= WHAT YOU HAVE TO DO =
When you reach the records below, output each one exactly.
===== RECORDS FOR THIS TASK =====
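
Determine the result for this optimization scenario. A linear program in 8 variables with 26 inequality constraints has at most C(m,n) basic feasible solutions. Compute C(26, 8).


Each vertex corresponds to some choice of n active constraints out of m, so the number of vertices is at most C(m, n) = m! / (n!(m-n)!).
m = 26, n = 8
Numerator: 26 * 25 * 24 * 23 * 22 * 21 * 20 * 19
Denominator: 8! = 40320
C(26, 8) = 1562275


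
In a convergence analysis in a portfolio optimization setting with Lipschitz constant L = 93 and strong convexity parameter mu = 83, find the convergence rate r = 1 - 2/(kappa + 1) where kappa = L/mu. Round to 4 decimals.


Step 1: Compute the condition number.
kappa = L/mu = 93/83 = 1.1205
Step 2: Compute the convergence rate.
r = 1 - 2/(kappa + 1) = 1 - 2*mu/(L + mu) = (L - mu)/(L + mu) = 10/176 = 0.0568


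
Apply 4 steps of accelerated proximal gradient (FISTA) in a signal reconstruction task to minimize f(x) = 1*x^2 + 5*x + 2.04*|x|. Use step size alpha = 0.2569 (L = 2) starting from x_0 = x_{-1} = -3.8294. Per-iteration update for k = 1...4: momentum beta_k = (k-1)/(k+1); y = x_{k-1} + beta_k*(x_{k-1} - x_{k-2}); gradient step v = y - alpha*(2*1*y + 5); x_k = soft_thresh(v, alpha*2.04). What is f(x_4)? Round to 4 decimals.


FISTA on f(x) = 1*x^2 + 5*x + 2.04*|x|
L = 2, alpha = 0.2569
Iteration 1: beta = 0.0, y = -3.8294 + 0.0*(-3.8294 + 3.8294) = -3.8294
  grad(y) = -2.6588, v = y - alpha*grad = -3.1464
  prox(v) = soft_thresh(-3.1464, 0.5241) = -2.6223
Iteration 2: beta = 0.3333, y = -2.6223 + 0.3333*(-2.6223 + 3.8294) = -2.2199
  grad(y) = 0.5602, v = y - alpha*grad = -2.3638
  prox(v) = soft_thresh(-2.3638, 0.5241) = -1.8397
Iteration 3: beta = 0.5, y = -1.8397 + 0.5*(-1.8397 + 2.6223) = -1.4485
  grad(y) = 2.1031, v = y - alpha*grad = -1.9887
  prox(v) = soft_thresh(-1.9887, 0.5241) = -1.4647
Iteration 4: beta = 0.6, y = -1.4647 + 0.6*(-1.4647 + 1.8397) = -1.2396
  grad(y) = 2.5207, v = y - alpha*grad = -1.8872
  prox(v) = soft_thresh(-1.8872, 0.5241) = -1.3631
f(x_4) = 1*(-1.3631)^2 + 5*(-1.3631) + 2.04*|-1.3631| = -2.1767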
=====
= OUTPUT =
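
Determine the result for this optimization scenario. A linear program in 8 variables with 26 inequality constraints has at most C(m,n) basic feasible solutions. Compute C(26, 8).


Each vertex corresponds to some choice of n active constraints out of m, so the number of vertices is at most C(m, n) = m! / (n!(m-n)!).
m = 26, n = 8
Numerator: 26 * 25 * 24 * 23 * 22 * 21 * 20 * 19
Denominator: 8! = 40320
C(26, 8) = 1562275


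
In a convergence analysis in a portfolio optimization setting with Lipschitz constant L = 93 and strong convexity parameter mu = 83, find the convergence rate r = 1 - 2/(kappa + 1) where kappa = L/mu. Round to 4 decimals.


Step 1: Compute the condition number.
kappa = L/mu = 93/83 = 1.1205
Step 2: Compute the convergence rate.
r = 1 - 2/(kappa + 1) = 1 - 2*mu/(L + mu) = (L - mu)/(L + mu) = 10/176 = 0.0568


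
Apply 4 steps of accelerated proximal gradient (FISTA) in a signal reconstruction task to minimize f(x) = 1*x^2 + 5*x + 2.04*|x|. Use step size alpha = 0.2569 (L = 2) starting from x_0 = x_{-1} = -3.8294. Per-iteration update for k = 1...4: momentum beta_k = (k-1)/(k+1); y = x_{k-1} + beta_k*(x_{k-1} - x_{k-2}); gradient step v = y - alpha*(2*1*y + 5); x_k = soft_thresh(v, alpha*2.04). What is f(x_4)? Round to 4 decimals.


FISTA on f(x) = 1*x^2 + 5*x + 2.04*|x|
L = 2, alpha = 0.2569
Iteration 1: beta = 0.0, y = -3.8294 + 0.0*(-3.8294 + 3.8294) = -3.8294
  grad(y) = -2.6588, v = y - alpha*grad = -3.1464
  prox(v) = soft_thresh(-3.1464, 0.5241) = -2.6223
Iteration 2: beta = 0.3333, y = -2.6223 + 0.3333*(-2.6223 + 3.8294) = -2.2199
  grad(y) = 0.5602, v = y - alpha*grad = -2.3638
  prox(v) = soft_thresh(-2.3638, 0.5241) = -1.8397
Iteration 3: beta = 0.5, y = -1.8397 + 0.5*(-1.8397 + 2.6223) = -1.4485
  grad(y) = 2.1031, v = y - alpha*grad = -1.9887
  prox(v) = soft_thresh(-1.9887, 0.5241) = -1.4647
Iteration 4: beta = 0.6, y = -1.4647 + 0.6*(-1.4647 + 1.8397) = -1.2396
  grad(y) = 2.5207, v = y - alpha*grad = -1.8872
  prox(v) = soft_thresh(-1.8872, 0.5241) = -1.3631
f(x_4) = 1*(-1.3631)^2 + 5*(-1.3631) + 2.04*|-1.3631| = -2.1767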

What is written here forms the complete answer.